#### Task brief:
Please reproduce, exactly and in full, the lines running from the one that contains "A random variable X is generated by first choosing" to the end of the entries.

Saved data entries
..............................

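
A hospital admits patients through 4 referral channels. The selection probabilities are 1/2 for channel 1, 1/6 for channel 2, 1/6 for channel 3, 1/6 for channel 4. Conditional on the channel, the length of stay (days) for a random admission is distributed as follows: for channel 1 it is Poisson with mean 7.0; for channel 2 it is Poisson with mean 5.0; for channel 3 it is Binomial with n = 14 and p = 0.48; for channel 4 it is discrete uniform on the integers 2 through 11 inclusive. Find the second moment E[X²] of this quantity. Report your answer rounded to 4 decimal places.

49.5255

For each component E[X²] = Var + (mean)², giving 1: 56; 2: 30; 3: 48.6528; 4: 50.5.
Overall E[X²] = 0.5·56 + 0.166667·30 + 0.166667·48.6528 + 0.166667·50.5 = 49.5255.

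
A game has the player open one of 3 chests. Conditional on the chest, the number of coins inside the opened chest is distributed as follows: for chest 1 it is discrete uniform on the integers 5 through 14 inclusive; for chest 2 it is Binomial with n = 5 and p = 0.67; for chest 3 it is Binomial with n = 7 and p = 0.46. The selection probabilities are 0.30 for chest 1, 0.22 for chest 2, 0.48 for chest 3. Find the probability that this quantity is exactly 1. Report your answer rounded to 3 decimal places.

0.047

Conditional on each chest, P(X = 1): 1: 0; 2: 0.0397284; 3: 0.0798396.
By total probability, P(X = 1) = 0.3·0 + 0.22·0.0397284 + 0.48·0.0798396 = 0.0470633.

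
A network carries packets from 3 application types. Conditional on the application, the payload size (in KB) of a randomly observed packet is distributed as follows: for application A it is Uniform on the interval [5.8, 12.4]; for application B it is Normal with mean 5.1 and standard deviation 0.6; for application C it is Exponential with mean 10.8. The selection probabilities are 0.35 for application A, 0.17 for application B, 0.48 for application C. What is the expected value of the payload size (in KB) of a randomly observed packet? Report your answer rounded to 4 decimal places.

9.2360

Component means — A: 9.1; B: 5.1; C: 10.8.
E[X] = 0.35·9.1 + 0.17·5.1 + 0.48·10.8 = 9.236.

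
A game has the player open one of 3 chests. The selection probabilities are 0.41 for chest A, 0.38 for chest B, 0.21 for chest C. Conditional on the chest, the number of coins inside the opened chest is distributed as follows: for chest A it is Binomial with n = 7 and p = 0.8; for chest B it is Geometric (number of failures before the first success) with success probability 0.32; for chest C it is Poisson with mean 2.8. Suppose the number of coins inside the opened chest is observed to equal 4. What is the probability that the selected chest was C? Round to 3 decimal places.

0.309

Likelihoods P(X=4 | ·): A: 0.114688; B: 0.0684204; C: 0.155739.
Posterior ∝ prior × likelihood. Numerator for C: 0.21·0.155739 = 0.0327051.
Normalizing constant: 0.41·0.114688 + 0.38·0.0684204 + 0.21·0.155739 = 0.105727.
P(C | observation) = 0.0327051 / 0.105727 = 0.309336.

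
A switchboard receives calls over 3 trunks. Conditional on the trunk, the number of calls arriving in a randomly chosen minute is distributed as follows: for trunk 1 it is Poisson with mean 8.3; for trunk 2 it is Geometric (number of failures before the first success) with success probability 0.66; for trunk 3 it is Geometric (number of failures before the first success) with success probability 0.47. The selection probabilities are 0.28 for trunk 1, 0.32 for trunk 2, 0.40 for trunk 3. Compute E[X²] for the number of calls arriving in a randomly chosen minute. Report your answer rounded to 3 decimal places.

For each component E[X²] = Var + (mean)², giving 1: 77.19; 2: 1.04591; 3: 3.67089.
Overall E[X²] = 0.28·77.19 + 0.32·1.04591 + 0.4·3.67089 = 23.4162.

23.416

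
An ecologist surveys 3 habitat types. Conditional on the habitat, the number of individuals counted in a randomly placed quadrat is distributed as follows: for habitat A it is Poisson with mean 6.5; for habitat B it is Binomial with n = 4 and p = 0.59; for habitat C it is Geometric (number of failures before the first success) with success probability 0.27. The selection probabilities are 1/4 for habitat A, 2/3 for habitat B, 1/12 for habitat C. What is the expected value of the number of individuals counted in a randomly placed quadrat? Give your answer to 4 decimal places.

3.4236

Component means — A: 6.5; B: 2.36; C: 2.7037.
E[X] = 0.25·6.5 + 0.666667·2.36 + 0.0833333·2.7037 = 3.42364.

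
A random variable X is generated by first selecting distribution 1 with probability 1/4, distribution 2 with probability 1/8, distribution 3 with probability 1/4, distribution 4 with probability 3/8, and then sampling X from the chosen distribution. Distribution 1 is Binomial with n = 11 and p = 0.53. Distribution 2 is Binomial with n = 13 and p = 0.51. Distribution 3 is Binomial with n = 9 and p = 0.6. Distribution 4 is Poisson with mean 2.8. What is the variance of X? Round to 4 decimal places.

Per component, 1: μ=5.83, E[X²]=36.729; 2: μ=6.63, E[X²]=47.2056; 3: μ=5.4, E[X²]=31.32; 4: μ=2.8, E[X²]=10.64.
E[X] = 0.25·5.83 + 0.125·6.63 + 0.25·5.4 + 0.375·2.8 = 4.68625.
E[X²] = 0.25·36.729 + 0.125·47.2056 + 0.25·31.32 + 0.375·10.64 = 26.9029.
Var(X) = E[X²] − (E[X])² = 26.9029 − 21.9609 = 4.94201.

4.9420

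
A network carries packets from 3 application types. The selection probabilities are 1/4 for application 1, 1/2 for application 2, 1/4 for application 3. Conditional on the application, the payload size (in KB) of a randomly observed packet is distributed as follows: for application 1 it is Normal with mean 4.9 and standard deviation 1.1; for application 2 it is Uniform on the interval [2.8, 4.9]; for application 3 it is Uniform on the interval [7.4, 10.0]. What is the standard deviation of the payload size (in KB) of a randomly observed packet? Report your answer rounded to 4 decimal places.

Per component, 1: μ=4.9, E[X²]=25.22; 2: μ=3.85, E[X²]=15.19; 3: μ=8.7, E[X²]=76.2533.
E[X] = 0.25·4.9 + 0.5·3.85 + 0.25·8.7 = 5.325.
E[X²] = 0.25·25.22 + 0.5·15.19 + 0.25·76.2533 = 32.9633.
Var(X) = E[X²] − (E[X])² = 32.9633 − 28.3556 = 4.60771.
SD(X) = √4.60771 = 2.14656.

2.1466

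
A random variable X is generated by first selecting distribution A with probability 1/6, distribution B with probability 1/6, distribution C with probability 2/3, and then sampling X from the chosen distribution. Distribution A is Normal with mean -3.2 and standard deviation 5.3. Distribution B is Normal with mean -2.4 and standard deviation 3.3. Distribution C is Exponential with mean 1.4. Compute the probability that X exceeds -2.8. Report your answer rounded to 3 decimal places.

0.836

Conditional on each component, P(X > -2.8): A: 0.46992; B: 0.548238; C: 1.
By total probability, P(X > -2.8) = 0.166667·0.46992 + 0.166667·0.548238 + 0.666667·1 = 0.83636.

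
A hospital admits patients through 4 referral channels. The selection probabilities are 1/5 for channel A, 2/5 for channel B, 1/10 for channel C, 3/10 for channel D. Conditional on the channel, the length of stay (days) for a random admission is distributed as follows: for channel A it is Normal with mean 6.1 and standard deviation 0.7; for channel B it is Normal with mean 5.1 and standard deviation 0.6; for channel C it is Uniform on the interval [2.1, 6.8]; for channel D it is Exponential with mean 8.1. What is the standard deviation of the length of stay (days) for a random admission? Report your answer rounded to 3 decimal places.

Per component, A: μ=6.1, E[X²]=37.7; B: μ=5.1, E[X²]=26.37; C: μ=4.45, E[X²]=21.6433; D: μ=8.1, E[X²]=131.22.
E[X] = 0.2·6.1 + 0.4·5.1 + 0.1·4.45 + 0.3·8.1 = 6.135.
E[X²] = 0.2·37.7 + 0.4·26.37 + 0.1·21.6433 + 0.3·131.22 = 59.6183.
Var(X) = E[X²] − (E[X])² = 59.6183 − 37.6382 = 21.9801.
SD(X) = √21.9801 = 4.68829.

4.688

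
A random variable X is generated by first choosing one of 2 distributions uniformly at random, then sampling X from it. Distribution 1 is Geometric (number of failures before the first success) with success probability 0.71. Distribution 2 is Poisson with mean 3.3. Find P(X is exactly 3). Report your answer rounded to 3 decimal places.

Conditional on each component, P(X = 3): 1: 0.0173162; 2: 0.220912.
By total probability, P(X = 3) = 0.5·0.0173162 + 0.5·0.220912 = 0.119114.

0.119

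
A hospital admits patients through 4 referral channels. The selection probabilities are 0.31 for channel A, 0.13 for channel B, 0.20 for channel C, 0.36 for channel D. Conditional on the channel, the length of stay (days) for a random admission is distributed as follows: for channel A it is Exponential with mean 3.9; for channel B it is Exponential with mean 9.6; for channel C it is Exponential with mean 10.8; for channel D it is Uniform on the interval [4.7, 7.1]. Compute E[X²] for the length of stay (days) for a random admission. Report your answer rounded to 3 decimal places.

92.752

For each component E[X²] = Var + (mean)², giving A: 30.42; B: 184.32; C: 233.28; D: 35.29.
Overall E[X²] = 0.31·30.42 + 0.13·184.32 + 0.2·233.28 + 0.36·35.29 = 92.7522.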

..............................

#### Solution:
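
A random variable X is generated by first choosing one of 2 distributions uniformly at random, then sampling X from it. Distribution 1 is Geometric (number of failures before the first success) with success probability 0.71. Distribution 2 is Poisson with mean 3.3. Find P(X is exactly 3). Report your answer rounded to 3 decimal places.

Conditional on each component, P(X = 3): 1: 0.0173162; 2: 0.220912.
By total probability, P(X = 3) = 0.5·0.0173162 + 0.5·0.220912 = 0.119114.

0.119

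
A hospital admits patients through 4 referral channels. The selection probabilities are 0.31 for channel A, 0.13 for channel B, 0.20 for channel C, 0.36 for channel D. Conditional on the channel, the length of stay (days) for a random admission is distributed as follows: for channel A it is Exponential with mean 3.9; for channel B it is Exponential with mean 9.6; for channel C it is Exponential with mean 10.8; for channel D it is Uniform on the interval [4.7, 7.1]. Compute E[X²] for the length of stay (days) for a random admission. Report your answer rounded to 3 decimal places.

92.752

For each component E[X²] = Var + (mean)², giving A: 30.42; B: 184.32; C: 233.28; D: 35.29.
Overall E[X²] = 0.31·30.42 + 0.13·184.32 + 0.2·233.28 + 0.36·35.29 = 92.7522.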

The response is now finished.